## Problem to work on
Using the records below, report how many lines hold "patient", with no extra text.

## Records supplied
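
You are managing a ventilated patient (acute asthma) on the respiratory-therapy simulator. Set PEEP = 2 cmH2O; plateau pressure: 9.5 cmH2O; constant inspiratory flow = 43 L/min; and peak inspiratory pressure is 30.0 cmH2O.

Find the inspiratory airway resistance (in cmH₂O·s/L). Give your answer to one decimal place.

28.6

Flow: 43 L/min ÷ 60 = 0.7167 L/s.
Raw = (PIP − Pplat) / flow = (30.0 − 9.5) / 0.7167 = 20.5 / 0.7167 = 28.603 cmH2O·s/L.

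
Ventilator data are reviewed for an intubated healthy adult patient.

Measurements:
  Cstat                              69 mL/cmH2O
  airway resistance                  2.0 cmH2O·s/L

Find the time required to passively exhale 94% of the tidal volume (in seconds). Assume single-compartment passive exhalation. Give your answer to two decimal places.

τ = R × C = 2.0 × 69 mL/cmH2O = 2.0 × 0.069 L/cmH2O = 0.138 s.
Exhaled fraction f = 1 − e^(−t/τ) → t = −τ·ln(1 − f) = −0.138·ln(0.06) = 0.3883 s.

0.39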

## Exercise result
2